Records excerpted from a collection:
▼

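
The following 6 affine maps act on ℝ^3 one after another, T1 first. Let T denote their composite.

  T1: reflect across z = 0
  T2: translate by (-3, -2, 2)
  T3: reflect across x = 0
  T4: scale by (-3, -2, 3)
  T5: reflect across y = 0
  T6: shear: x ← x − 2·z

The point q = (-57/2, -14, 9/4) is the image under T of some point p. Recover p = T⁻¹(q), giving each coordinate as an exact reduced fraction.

p = (-5, -5, 5/4)

T1 = [1 0 0 0; 0 1 0 0; 0 0 -1 0; 0 0 0 1]
T2·T1 = [1 0 0 -3; 0 1 0 -2; 0 0 -1 2; 0 0 0 1]
T3·…·T1 = [-1 0 0 3; 0 1 0 -2; 0 0 -1 2; 0 0 0 1]
T4·…·T1 = [3 0 0 -9; 0 -2 0 4; 0 0 -3 6; 0 0 0 1]
T5·…·T1 = [3 0 0 -9; 0 2 0 -4; 0 0 -3 6; 0 0 0 1]
T6·…·T1 = [3 0 6 -21; 0 2 0 -4; 0 0 -3 6; 0 0 0 1]
det M = -18; M⁻¹ = [1/3 0 2/3 3; 0 1/2 0 2; 0 0 -1/3 2; 0 0 0 1]
M⁻¹ · (-57/2, -14, 9/4)ᵀ = (-5, -5, 5/4)ᵀ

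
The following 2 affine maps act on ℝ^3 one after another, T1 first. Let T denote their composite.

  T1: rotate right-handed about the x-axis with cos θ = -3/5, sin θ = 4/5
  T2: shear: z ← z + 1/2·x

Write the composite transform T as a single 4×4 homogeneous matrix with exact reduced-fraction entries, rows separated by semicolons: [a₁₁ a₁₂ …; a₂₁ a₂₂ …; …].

T1 = [1 0 0 0; 0 -3/5 -4/5 0; 0 4/5 -3/5 0; 0 0 0 1]
T2·T1 = [1 0 0 0; 0 -3/5 -4/5 0; 1/2 4/5 -3/5 0; 0 0 0 1]

T = [1 0 0 0; 0 -3/5 -4/5 0; 1/2 4/5 -3/5 0; 0 0 0 1]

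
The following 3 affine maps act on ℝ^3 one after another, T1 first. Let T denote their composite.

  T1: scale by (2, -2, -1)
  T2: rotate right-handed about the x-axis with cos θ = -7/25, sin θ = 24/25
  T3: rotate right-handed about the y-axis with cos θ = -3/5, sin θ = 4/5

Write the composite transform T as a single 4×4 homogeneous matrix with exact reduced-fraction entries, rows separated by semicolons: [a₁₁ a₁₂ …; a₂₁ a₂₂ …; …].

T = [-6/5 -192/125 28/125 0; 0 14/25 24/25 0; -8/5 144/125 -21/125 0; 0 0 0 1]

T1 = [2 0 0 0; 0 -2 0 0; 0 0 -1 0; 0 0 0 1]
T2·T1 = [2 0 0 0; 0 14/25 24/25 0; 0 -48/25 7/25 0; 0 0 0 1]
T3·…·T1 = [-6/5 -192/125 28/125 0; 0 14/25 24/25 0; -8/5 144/125 -21/125 0; 0 0 0 1]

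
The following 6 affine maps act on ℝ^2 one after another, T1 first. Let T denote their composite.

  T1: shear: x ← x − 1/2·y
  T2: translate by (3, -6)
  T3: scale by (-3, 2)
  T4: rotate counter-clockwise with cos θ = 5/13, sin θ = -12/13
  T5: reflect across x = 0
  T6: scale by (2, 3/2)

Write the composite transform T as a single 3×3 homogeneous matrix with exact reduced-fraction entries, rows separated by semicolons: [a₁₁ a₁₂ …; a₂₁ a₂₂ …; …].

T1 = [1 -1/2 0; 0 1 0; 0 0 1]
T2·T1 = [1 -1/2 3; 0 1 -6; 0 0 1]
T3·…·T1 = [-3 3/2 -9; 0 2 -12; 0 0 1]
T4·…·T1 = [-15/13 63/26 -189/13; 36/13 -8/13 48/13; 0 0 1]
T5·…·T1 = [15/13 -63/26 189/13; 36/13 -8/13 48/13; 0 0 1]
T6·…·T1 = [30/13 -63/13 378/13; 54/13 -12/13 72/13; 0 0 1]

T = [30/13 -63/13 378/13; 54/13 -12/13 72/13; 0 0 1]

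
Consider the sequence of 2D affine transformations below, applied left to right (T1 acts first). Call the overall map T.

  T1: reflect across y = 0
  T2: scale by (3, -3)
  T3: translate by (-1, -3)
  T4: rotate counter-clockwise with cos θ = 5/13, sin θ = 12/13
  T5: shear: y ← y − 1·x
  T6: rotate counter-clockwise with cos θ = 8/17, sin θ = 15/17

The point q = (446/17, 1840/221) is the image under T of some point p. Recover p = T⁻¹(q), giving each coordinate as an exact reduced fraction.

p = (3, -5)

T1 = [1 0 0; 0 -1 0; 0 0 1]
T2·T1 = [3 0 0; 0 3 0; 0 0 1]
T3·…·T1 = [3 0 -1; 0 3 -3; 0 0 1]
T4·…·T1 = [15/13 -36/13 31/13; 36/13 15/13 -27/13; 0 0 1]
T5·…·T1 = [15/13 -36/13 31/13; 21/13 51/13 -58/13; 0 0 1]
T6·…·T1 = [-15/17 -81/17 86/17; 393/221 -132/221 1/221; 0 0 1]
det M = 9; M⁻¹ = [-44/663 9/17 1/3; -131/663 -5/51 1; 0 0 1]
M⁻¹ · (446/17, 1840/221)ᵀ = (3, -5)ᵀ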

▲

Scan the records above for the lines holding "Consider the sequence" and "T5: shear: y ← y − 1·x". Transcribe those two and every line between them word for word, and no others.

**Answer box**
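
Consider the sequence of 2D affine transformations below, applied left to right (T1 acts first). Call the overall map T.

  T1: reflect across y = 0
  T2: scale by (3, -3)
  T3: translate by (-1, -3)
  T4: rotate counter-clockwise with cos θ = 5/13, sin θ = 12/13
  T5: shear: y ← y − 1·x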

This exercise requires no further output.